Instructions to follow: A word-for-word copy of the lines from the one holding "204 MPa. Calculate Nf (cycles to failure)." through the final line of the records below is the only output asked for.

(Saved data entries)
=======

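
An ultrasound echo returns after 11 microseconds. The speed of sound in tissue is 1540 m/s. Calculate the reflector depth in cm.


depth = c * t / 2
t = 11 us = 1.1000e-05 s
depth = 1540 * 1.1000e-05 / 2
depth = 0.00847 m = 0.847 cm


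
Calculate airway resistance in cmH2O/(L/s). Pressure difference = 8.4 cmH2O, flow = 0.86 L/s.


R = dP / flow
R = 8.4 / 0.86
R = 9.767 cmH2O/(L/s)


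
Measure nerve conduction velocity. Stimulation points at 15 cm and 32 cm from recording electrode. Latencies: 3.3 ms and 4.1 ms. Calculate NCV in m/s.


Distance = (32 - 15) / 100 = 0.17 m
dt = (4.1 - 3.3) / 1000 = 8.0000e-04 s
NCV = dist / dt = 212.5 m/s


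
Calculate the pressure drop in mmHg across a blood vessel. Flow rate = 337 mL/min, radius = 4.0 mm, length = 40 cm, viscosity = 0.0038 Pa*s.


dP = 8*mu*L*Q / (pi*r^4)
Q = 337 mL/min = 5.61667e-06 m^3/s
dP = 84.9225 Pa = 84.9225 / 133.322 mmHg = 0.637 mmHg


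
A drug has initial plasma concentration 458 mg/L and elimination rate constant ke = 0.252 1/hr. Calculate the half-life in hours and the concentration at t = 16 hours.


t_half = ln(2) / ke = 0.693147 / 0.252 = 2.751 hr
C(t) = C0 * exp(-ke*t) = 458 * exp(-0.252*16)
C(16) = 8.124 mg/L


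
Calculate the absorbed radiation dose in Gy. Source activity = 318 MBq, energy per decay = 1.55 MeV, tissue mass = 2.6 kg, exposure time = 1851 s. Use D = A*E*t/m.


A = 318 MBq = 3.1800e+08 Bq
E = 1.55 MeV = 2.4831e-13 J
D = A*E*t/m = 3.1800e+08*2.4831e-13*1851/2.6
D = 0.05622 Gy


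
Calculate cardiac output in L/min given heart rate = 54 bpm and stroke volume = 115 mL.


CO = HR * SV
CO = 54 * 115 / 1000
CO = 6.21 L/min


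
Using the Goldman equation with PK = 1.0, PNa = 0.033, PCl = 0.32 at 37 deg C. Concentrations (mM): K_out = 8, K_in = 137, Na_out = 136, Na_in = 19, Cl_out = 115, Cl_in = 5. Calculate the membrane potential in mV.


Vm = (RT/F)*ln((PK*Ko + PNa*Nao + PCl*Cli)/(PK*Ki + PNa*Nai + PCl*Clo))
Numer = 14.088, Denom = 174.427
Vm = -67.25 mV


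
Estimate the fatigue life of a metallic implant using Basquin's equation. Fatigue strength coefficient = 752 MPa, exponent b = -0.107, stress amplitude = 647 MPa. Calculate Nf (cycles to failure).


sigma_a = sigma_f' * (2Nf)^b
2Nf = (sigma_a/sigma_f')^(1/b)
2Nf = (647/752)^(1/-0.107)
2Nf = 4.0776233
Nf = 2.039


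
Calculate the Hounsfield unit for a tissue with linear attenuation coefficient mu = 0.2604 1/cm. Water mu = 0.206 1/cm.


HU = ((mu_tissue - mu_water) / mu_water) * 1000
HU = ((0.2604 - 0.206) / 0.206) * 1000
HU = 264.1


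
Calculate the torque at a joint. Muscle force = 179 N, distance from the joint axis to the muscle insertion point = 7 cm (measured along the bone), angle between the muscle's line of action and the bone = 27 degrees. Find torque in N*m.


Torque = F * d * sin(theta)   (moment arm = d*sin(theta))
d = 7 cm = 0.07 m
Torque = 179 * 0.07 * sin(27)
Torque = 5.689 N*m


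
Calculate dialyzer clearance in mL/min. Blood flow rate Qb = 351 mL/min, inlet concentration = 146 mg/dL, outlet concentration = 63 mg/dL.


K = Qb * (Cb_in - Cb_out) / Cb_in
K = 351 * (146 - 63) / 146
K = 199.5 mL/min


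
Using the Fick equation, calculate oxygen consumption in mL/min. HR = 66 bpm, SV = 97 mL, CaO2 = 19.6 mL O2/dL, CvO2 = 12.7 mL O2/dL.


CO = HR*SV = 66*97/1000 = 6.402 L/min
a-v O2 diff = 19.6 - 12.7 = 6.9 mL/dL
VO2 = CO * (CaO2-CvO2) * 10 dL/L
VO2 = 6.402 * 6.9 * 10
VO2 = 441.7 mL/min


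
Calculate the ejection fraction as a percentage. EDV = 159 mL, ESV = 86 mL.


SV = EDV - ESV = 159 - 86 = 73 mL
EF = SV/EDV * 100 = 73/159 * 100
EF = 45.91%


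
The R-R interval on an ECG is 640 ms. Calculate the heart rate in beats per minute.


HR = 60 / RR_interval(s)
RR = 640 ms = 0.64 s
HR = 60 / 0.64 = 93.75 bpm


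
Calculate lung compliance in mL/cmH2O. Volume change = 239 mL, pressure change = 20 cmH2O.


C = dV / dP
C = 239 / 20
C = 11.95 mL/cmH2O


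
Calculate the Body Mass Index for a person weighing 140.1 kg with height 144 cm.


BMI = weight / height^2
height = 144 cm = 1.44 m
BMI = 140.1 / 1.44^2
BMI = 67.56 kg/m^2


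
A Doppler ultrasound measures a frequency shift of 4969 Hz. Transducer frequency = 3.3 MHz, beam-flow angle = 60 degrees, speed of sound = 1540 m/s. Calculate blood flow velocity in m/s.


v = fd * c / (2 * f0 * cos(theta))
v = 4969 * 1540 / (2 * 3.3000e+06 * cos(60))
v = 2.319 m/s


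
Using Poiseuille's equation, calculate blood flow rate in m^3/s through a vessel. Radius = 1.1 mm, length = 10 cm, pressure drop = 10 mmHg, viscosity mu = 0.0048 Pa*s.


Q = pi*r^4*dP / (8*mu*L)
r = 0.0011 m, L = 0.1 m
dP = 10 mmHg = 1333.22 Pa
Q = 1.5969e-06 m^3/s


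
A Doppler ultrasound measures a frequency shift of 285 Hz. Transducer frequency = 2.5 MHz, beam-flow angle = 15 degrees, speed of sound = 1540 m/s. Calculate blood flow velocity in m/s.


v = fd * c / (2 * f0 * cos(theta))
v = 285 * 1540 / (2 * 2.5000e+06 * cos(15))
v = 0.09088 m/s


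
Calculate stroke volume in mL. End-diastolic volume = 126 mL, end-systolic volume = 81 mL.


SV = EDV - ESV
SV = 126 - 81
SV = 45 mL


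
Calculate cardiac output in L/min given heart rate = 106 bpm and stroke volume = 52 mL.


CO = HR * SV
CO = 106 * 52 / 1000
CO = 5.512 L/min


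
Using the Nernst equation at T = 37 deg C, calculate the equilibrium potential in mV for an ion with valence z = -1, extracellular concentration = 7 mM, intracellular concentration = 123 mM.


E = (RT/(zF)) * ln(C_out/C_in)
T = 37 + 273.15 = 310.15 K
E = (8.314 * 310.15 / (-1 * 96485)) * ln(7/123)
E = 76.6 mV


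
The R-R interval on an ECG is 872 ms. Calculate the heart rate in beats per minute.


HR = 60 / RR_interval(s)
RR = 872 ms = 0.872 s
HR = 60 / 0.872 = 68.81 bpm


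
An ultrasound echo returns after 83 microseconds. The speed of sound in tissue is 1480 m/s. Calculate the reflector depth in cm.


depth = c * t / 2
t = 83 us = 8.3000e-05 s
depth = 1480 * 8.3000e-05 / 2
depth = 0.06142 m = 6.142 cm


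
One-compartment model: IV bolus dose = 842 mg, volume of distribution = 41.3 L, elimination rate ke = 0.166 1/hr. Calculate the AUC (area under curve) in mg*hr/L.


C0 = Dose/Vd = 842/41.3 = 20.3874 mg/L
AUC = C0/ke = 20.3874/0.166
AUC = 122.8 mg*hr/L


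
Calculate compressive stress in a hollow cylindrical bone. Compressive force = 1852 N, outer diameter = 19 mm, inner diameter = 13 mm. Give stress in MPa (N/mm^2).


A = pi*(r_o^2 - r_i^2)
r_o = 9.5 mm, r_i = 6.5 mm
A = 150.796 mm^2
sigma = F/A = 1852 / 150.796
sigma = 12.28 MPa


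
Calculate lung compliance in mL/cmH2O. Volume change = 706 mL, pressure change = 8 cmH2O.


C = dV / dP
C = 706 / 8
C = 88.25 mL/cmH2O


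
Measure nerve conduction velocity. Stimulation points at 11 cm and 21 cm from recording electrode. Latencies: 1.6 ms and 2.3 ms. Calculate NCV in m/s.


Distance = (21 - 11) / 100 = 0.1 m
dt = (2.3 - 1.6) / 1000 = 7.0000e-04 s
NCV = dist / dt = 142.9 m/s


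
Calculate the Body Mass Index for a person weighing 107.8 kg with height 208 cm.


BMI = weight / height^2
height = 208 cm = 2.08 m
BMI = 107.8 / 2.08^2
BMI = 24.92 kg/m^2


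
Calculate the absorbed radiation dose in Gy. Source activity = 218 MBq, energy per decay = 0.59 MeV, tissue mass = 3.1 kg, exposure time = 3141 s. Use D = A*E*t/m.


A = 218 MBq = 2.1800e+08 Bq
E = 0.59 MeV = 9.4518e-14 J
D = A*E*t/m = 2.1800e+08*9.4518e-14*3141/3.1
D = 0.02088 Gy


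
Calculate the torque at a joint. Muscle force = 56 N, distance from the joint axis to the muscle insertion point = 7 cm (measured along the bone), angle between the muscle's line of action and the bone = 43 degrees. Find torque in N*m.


Torque = F * d * sin(theta)   (moment arm = d*sin(theta))
d = 7 cm = 0.07 m
Torque = 56 * 0.07 * sin(43)
Torque = 2.673 N*m


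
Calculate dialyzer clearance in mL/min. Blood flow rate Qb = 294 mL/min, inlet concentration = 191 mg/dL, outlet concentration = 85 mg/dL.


K = Qb * (Cb_in - Cb_out) / Cb_in
K = 294 * (191 - 85) / 191
K = 163.2 mL/min


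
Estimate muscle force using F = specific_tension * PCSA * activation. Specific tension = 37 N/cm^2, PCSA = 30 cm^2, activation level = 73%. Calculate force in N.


F = sigma * PCSA * activation
F = 37 * 30 * 0.73
F = 810.3 N


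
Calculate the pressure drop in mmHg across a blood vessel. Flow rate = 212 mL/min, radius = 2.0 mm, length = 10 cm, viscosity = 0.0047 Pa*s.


dP = 8*mu*L*Q / (pi*r^4)
Q = 212 mL/min = 3.53333e-06 m^3/s
dP = 264.303 Pa = 264.303 / 133.322 mmHg = 1.982 mmHg


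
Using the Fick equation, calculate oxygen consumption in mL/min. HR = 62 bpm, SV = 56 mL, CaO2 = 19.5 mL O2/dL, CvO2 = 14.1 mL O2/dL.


CO = HR*SV = 62*56/1000 = 3.472 L/min
a-v O2 diff = 19.5 - 14.1 = 5.4 mL/dL
VO2 = CO * (CaO2-CvO2) * 10 dL/L
VO2 = 3.472 * 5.4 * 10
VO2 = 187.5 mL/min


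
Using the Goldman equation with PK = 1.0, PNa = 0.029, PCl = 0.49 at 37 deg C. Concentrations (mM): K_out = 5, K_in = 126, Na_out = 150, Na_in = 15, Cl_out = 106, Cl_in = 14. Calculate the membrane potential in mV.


Vm = (RT/F)*ln((PK*Ko + PNa*Nao + PCl*Cli)/(PK*Ki + PNa*Nai + PCl*Clo))
Numer = 16.21, Denom = 178.375
Vm = -64.09 mV


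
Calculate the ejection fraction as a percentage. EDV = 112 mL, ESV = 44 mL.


SV = EDV - ESV = 112 - 44 = 68 mL
EF = SV/EDV * 100 = 68/112 * 100
EF = 60.71%


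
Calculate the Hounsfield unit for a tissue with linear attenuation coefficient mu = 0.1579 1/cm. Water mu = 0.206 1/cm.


HU = ((mu_tissue - mu_water) / mu_water) * 1000
HU = ((0.1579 - 0.206) / 0.206) * 1000
HU = -233.5


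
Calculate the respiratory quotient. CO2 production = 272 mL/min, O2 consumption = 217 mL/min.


RQ = VCO2 / VO2
RQ = 272 / 217
RQ = 1.253


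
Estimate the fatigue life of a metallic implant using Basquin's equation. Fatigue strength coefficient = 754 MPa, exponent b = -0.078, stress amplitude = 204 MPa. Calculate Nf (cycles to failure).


sigma_a = sigma_f' * (2Nf)^b
2Nf = (sigma_a/sigma_f')^(1/b)
2Nf = (204/754)^(1/-0.078)
2Nf = 18999101
Nf = 9.4996e+06


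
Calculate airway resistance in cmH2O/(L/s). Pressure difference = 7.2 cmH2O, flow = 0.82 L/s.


R = dP / flow
R = 7.2 / 0.82
R = 8.78 cmH2O/(L/s)


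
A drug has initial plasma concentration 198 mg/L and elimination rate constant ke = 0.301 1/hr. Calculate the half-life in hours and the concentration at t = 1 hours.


t_half = ln(2) / ke = 0.693147 / 0.301 = 2.303 hr
C(t) = C0 * exp(-ke*t) = 198 * exp(-0.301*1)
C(1) = 146.5 mg/L


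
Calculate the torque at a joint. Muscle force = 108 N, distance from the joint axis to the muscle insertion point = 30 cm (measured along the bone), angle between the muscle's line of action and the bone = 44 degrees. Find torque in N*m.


Torque = F * d * sin(theta)   (moment arm = d*sin(theta))
d = 30 cm = 0.3 m
Torque = 108 * 0.3 * sin(44)
Torque = 22.51 N*m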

=======

Exercise solution:
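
Estimate the fatigue life of a metallic implant using Basquin's equation. Fatigue strength coefficient = 754 MPa, exponent b = -0.078, stress amplitude = 204 MPa. Calculate Nf (cycles to failure).


sigma_a = sigma_f' * (2Nf)^b
2Nf = (sigma_a/sigma_f')^(1/b)
2Nf = (204/754)^(1/-0.078)
2Nf = 18999101
Nf = 9.4996e+06


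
Calculate airway resistance in cmH2O/(L/s). Pressure difference = 7.2 cmH2O, flow = 0.82 L/s.


R = dP / flow
R = 7.2 / 0.82
R = 8.78 cmH2O/(L/s)


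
A drug has initial plasma concentration 198 mg/L and elimination rate constant ke = 0.301 1/hr. Calculate the half-life in hours and the concentration at t = 1 hours.


t_half = ln(2) / ke = 0.693147 / 0.301 = 2.303 hr
C(t) = C0 * exp(-ke*t) = 198 * exp(-0.301*1)
C(1) = 146.5 mg/L


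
Calculate the torque at a joint. Muscle force = 108 N, distance from the joint axis to the muscle insertion point = 30 cm (measured along the bone), angle between the muscle's line of action and the bone = 44 degrees. Find torque in N*m.


Torque = F * d * sin(theta)   (moment arm = d*sin(theta))
d = 30 cm = 0.3 m
Torque = 108 * 0.3 * sin(44)
Torque = 22.51 N*m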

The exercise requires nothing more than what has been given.